* **YOUR GOAL**
Print the lines that run from the line with "0). Business days are Monday through Friday;" to the line with "The date of the infringement", keeping both end lines, exactly as they appear in the entries below, and nothing else.

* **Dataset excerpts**
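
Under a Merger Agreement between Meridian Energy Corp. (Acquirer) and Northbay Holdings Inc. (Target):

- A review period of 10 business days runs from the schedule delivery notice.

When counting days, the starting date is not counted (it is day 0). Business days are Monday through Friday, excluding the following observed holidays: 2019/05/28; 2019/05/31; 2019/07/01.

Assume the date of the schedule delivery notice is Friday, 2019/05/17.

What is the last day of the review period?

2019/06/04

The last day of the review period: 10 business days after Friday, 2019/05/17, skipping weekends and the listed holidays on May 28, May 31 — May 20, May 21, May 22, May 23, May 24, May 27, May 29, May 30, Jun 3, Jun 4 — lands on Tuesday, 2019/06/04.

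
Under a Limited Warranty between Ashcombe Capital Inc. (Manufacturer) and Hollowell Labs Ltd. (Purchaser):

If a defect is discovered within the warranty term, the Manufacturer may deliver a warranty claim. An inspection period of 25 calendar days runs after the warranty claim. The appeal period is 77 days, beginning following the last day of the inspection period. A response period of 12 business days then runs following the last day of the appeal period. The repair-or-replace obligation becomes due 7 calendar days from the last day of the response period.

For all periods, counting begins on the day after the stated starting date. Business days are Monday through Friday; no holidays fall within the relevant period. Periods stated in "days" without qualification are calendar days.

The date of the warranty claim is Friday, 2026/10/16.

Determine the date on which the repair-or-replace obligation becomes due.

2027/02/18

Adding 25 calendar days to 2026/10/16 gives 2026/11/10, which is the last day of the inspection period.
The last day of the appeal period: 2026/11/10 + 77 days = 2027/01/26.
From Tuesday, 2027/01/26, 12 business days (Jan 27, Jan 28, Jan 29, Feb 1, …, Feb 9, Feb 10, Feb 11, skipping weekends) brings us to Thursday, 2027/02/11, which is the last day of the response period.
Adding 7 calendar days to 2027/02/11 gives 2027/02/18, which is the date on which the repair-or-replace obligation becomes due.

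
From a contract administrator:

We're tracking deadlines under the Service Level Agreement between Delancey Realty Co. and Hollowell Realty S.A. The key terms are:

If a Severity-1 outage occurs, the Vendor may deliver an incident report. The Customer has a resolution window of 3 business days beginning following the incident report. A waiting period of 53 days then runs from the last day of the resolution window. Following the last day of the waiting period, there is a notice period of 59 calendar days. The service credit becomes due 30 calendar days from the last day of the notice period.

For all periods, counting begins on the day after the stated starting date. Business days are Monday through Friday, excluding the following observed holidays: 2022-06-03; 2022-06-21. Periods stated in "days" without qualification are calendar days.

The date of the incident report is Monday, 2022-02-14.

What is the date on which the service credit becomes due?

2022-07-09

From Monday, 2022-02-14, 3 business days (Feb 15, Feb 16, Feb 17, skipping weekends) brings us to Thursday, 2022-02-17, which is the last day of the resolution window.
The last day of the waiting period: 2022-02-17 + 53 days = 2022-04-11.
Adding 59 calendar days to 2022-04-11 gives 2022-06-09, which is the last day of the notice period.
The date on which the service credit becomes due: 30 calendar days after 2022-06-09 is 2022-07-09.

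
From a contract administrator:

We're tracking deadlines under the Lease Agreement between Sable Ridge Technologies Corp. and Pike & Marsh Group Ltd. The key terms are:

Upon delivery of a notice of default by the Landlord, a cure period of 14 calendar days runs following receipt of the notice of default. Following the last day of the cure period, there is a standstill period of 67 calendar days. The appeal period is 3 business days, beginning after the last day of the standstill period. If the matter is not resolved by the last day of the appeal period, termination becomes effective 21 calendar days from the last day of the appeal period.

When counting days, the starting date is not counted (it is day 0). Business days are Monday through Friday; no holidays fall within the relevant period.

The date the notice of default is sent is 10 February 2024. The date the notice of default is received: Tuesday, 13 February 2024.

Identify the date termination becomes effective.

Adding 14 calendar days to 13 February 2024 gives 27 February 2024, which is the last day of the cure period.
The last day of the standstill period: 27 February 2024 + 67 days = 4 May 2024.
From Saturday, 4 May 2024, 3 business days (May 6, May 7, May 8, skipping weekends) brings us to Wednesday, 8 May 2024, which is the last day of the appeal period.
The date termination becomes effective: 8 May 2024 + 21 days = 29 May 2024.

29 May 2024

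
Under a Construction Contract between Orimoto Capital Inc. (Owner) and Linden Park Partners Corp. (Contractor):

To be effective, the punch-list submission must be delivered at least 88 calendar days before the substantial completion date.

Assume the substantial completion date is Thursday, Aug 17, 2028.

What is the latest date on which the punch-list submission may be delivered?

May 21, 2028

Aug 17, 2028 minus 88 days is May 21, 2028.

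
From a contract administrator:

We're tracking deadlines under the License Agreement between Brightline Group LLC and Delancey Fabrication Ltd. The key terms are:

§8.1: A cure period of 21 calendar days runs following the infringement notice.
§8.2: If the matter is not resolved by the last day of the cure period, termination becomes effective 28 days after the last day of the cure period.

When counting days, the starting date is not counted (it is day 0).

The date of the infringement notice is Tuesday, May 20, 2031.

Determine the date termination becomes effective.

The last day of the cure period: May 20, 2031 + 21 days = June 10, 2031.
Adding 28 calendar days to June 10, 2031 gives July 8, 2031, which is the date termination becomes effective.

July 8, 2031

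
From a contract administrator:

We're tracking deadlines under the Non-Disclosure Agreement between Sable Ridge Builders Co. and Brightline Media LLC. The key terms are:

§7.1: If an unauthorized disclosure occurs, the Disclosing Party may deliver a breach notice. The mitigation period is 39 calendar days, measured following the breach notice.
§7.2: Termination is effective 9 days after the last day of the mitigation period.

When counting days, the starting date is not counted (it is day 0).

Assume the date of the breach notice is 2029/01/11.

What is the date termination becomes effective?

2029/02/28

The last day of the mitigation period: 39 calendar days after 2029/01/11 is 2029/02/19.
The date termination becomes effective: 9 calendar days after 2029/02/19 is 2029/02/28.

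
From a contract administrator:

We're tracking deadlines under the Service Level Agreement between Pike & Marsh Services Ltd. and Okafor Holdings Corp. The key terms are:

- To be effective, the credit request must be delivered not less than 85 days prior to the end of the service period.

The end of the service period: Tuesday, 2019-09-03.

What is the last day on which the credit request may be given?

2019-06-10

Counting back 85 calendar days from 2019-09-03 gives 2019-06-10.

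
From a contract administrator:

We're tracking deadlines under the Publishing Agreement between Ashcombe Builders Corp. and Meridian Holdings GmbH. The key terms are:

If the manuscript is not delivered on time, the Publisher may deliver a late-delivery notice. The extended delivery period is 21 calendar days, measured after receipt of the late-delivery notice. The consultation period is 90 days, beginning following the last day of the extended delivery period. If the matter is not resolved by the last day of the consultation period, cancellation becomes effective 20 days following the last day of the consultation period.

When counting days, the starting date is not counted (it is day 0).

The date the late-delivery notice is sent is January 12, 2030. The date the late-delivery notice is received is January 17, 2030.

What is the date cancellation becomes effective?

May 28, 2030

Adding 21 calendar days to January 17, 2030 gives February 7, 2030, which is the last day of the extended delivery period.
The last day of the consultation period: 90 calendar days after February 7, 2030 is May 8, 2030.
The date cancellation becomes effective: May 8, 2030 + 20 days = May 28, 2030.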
* * *
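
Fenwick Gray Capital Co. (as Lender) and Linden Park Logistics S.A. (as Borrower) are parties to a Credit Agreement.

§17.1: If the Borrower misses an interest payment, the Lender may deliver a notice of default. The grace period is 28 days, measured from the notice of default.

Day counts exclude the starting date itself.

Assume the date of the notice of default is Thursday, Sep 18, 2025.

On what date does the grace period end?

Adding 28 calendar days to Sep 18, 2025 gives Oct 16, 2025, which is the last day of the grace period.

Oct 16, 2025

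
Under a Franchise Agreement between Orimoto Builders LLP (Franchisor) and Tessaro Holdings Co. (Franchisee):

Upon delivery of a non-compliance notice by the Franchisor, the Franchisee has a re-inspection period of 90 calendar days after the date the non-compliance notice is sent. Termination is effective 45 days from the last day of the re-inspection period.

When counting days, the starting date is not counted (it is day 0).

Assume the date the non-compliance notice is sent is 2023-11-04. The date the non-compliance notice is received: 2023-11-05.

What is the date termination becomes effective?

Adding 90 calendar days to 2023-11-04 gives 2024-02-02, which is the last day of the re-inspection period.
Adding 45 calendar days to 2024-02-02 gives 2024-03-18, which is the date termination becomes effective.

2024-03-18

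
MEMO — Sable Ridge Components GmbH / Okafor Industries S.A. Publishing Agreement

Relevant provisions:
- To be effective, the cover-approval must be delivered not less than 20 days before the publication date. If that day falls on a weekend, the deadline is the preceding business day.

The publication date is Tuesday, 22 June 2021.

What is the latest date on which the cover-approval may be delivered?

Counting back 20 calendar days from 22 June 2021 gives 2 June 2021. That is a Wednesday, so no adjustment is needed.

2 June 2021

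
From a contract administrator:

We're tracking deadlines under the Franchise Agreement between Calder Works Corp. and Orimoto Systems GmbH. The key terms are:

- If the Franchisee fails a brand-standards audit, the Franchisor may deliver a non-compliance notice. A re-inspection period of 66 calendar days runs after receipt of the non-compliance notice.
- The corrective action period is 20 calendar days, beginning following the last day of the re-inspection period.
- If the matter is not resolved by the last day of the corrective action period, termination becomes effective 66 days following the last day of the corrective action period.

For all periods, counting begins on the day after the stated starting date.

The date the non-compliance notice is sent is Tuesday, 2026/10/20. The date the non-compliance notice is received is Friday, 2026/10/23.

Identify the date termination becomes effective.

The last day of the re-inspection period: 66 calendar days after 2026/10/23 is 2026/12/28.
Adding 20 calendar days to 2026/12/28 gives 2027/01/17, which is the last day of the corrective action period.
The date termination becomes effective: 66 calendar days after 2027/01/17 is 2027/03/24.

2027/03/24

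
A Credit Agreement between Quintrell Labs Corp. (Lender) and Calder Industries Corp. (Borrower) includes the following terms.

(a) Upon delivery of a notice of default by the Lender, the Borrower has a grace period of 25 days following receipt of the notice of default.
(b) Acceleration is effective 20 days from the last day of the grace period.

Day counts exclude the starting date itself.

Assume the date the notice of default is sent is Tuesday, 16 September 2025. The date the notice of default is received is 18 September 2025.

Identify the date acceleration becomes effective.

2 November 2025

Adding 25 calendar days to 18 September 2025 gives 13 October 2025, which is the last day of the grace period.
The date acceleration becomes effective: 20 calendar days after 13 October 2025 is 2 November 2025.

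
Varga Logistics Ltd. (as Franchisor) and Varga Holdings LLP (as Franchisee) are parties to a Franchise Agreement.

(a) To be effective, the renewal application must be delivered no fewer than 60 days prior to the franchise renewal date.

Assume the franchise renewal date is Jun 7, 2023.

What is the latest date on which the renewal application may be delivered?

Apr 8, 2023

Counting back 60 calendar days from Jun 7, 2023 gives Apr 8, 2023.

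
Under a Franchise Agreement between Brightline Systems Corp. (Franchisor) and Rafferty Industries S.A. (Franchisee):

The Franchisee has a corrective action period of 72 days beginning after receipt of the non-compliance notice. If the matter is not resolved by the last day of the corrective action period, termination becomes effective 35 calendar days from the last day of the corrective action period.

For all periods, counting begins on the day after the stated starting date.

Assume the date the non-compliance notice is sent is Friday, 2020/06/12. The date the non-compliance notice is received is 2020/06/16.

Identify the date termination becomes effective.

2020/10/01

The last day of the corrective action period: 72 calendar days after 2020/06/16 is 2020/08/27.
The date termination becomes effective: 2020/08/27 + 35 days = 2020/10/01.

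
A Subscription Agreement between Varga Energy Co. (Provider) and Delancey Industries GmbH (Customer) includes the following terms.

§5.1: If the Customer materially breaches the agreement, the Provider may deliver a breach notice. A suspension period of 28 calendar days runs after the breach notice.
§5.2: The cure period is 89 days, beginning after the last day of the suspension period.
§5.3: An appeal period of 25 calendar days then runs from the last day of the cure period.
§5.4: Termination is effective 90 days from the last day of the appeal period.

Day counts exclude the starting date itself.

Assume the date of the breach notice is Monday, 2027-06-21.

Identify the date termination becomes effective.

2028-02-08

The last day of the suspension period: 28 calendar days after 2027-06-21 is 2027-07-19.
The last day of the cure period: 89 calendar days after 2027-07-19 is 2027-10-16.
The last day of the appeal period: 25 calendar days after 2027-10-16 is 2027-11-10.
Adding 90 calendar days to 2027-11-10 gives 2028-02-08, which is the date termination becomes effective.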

* **SOLUTION FOR THIS PROBLEM**
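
When counting days, the starting date is not counted (it is day 0). Business days are Monday through Friday; no holidays fall within the relevant period.

The date the notice of default is sent is 10 February 2024. The date the notice of default is received: Tuesday, 13 February 2024.

Identify the date termination becomes effective.

Adding 14 calendar days to 13 February 2024 gives 27 February 2024, which is the last day of the cure period.
The last day of the standstill period: 27 February 2024 + 67 days = 4 May 2024.
From Saturday, 4 May 2024, 3 business days (May 6, May 7, May 8, skipping weekends) brings us to Wednesday, 8 May 2024, which is the last day of the appeal period.
The date termination becomes effective: 8 May 2024 + 21 days = 29 May 2024.

29 May 2024

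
Under a Construction Contract between Orimoto Capital Inc. (Owner) and Linden Park Partners Corp. (Contractor):

To be effective, the punch-list submission must be delivered at least 88 calendar days before the substantial completion date.

Assume the substantial completion date is Thursday, Aug 17, 2028.

What is the latest date on which the punch-list submission may be delivered?

May 21, 2028

Aug 17, 2028 minus 88 days is May 21, 2028.

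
From a contract administrator:

We're tracking deadlines under the License Agreement between Brightline Group LLC and Delancey Fabrication Ltd. The key terms are:

§8.1: A cure period of 21 calendar days runs following the infringement notice.
§8.2: If the matter is not resolved by the last day of the cure period, termination becomes effective 28 days after the last day of the cure period.

When counting days, the starting date is not counted (it is day 0).

The date of the infringement notice is Tuesday, May 20, 2031.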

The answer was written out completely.